+++ MATERIAL SUPPLIED +++

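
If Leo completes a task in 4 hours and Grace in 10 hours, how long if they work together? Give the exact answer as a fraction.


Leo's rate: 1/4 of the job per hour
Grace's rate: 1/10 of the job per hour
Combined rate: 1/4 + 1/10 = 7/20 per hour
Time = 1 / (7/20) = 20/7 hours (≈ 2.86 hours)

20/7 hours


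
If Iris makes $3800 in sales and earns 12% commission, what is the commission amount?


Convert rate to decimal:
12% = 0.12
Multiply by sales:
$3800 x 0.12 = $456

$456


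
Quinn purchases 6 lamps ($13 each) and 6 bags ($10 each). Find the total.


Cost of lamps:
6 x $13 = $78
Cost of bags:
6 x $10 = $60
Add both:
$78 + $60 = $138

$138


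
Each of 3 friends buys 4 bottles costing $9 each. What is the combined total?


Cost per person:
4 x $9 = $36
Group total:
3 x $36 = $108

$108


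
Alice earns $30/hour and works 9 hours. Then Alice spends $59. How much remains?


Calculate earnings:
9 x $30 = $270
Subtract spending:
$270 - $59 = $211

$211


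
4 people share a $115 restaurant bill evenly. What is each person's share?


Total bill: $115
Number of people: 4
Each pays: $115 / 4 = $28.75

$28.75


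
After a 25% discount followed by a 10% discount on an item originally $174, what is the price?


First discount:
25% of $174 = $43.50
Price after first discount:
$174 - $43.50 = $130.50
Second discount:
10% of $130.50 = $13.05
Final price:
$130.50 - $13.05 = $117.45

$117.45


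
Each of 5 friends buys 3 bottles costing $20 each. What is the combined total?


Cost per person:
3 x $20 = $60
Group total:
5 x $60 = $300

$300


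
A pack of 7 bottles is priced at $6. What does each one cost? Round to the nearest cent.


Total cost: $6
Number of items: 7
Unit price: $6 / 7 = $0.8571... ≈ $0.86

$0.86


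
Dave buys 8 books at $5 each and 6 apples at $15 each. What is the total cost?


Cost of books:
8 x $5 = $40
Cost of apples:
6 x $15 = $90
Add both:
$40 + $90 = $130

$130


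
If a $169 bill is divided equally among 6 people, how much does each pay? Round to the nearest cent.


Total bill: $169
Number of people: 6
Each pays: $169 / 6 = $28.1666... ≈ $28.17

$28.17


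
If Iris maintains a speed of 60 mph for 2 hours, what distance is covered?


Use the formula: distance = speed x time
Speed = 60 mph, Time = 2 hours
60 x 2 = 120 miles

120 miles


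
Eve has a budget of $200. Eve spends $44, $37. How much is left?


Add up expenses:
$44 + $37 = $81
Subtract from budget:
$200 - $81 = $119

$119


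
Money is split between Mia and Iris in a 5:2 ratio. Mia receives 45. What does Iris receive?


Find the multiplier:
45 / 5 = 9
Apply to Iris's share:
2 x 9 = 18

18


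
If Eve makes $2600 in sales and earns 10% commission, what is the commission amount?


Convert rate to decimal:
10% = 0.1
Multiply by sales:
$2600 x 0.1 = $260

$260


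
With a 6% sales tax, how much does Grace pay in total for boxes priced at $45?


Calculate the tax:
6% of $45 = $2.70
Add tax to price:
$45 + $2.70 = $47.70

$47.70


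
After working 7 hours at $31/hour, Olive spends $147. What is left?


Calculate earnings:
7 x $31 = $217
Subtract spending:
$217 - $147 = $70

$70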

+++

**TASK INSTRUCTIONS**
From the first line to the last, retype the records exactly as they stand above.

**SOLUTION FOR THIS TASK**
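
If Leo completes a task in 4 hours and Grace in 10 hours, how long if they work together? Give the exact answer as a fraction.


Leo's rate: 1/4 of the job per hour
Grace's rate: 1/10 of the job per hour
Combined rate: 1/4 + 1/10 = 7/20 per hour
Time = 1 / (7/20) = 20/7 hours (≈ 2.86 hours)

20/7 hours


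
If Iris makes $3800 in sales and earns 12% commission, what is the commission amount?


Convert rate to decimal:
12% = 0.12
Multiply by sales:
$3800 x 0.12 = $456

$456


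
Quinn purchases 6 lamps ($13 each) and 6 bags ($10 each). Find the total.


Cost of lamps:
6 x $13 = $78
Cost of bags:
6 x $10 = $60
Add both:
$78 + $60 = $138

$138


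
Each of 3 friends buys 4 bottles costing $9 each. What is the combined total?


Cost per person:
4 x $9 = $36
Group total:
3 x $36 = $108

$108


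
Alice earns $30/hour and works 9 hours. Then Alice spends $59. How much remains?


Calculate earnings:
9 x $30 = $270
Subtract spending:
$270 - $59 = $211

$211


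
4 people share a $115 restaurant bill evenly. What is each person's share?


Total bill: $115
Number of people: 4
Each pays: $115 / 4 = $28.75

$28.75


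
After a 25% discount followed by a 10% discount on an item originally $174, what is the price?


First discount:
25% of $174 = $43.50
Price after first discount:
$174 - $43.50 = $130.50
Second discount:
10% of $130.50 = $13.05
Final price:
$130.50 - $13.05 = $117.45

$117.45


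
Each of 5 friends buys 3 bottles costing $20 each. What is the combined total?


Cost per person:
3 x $20 = $60
Group total:
5 x $60 = $300

$300


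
A pack of 7 bottles is priced at $6. What does each one cost? Round to the nearest cent.


Total cost: $6
Number of items: 7
Unit price: $6 / 7 = $0.8571... ≈ $0.86

$0.86


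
Dave buys 8 books at $5 each and 6 apples at $15 each. What is the total cost?


Cost of books:
8 x $5 = $40
Cost of apples:
6 x $15 = $90
Add both:
$40 + $90 = $130

$130


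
If a $169 bill is divided equally among 6 people, how much does each pay? Round to the nearest cent.


Total bill: $169
Number of people: 6
Each pays: $169 / 6 = $28.1666... ≈ $28.17

$28.17


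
If Iris maintains a speed of 60 mph for 2 hours, what distance is covered?


Use the formula: distance = speed x time
Speed = 60 mph, Time = 2 hours
60 x 2 = 120 miles

120 miles


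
Eve has a budget of $200. Eve spends $44, $37. How much is left?


Add up expenses:
$44 + $37 = $81
Subtract from budget:
$200 - $81 = $119

$119


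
Money is split between Mia and Iris in a 5:2 ratio. Mia receives 45. What does Iris receive?


Find the multiplier:
45 / 5 = 9
Apply to Iris's share:
2 x 9 = 18

18


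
If Eve makes $2600 in sales and earns 10% commission, what is the commission amount?


Convert rate to decimal:
10% = 0.1
Multiply by sales:
$2600 x 0.1 = $260

$260


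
With a 6% sales tax, how much does Grace pay in total for boxes priced at $45?


Calculate the tax:
6% of $45 = $2.70
Add tax to price:
$45 + $2.70 = $47.70

$47.70


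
After working 7 hours at $31/hour, Olive spends $147. What is left?


Calculate earnings:
7 x $31 = $217
Subtract spending:
$217 - $147 = $70

$70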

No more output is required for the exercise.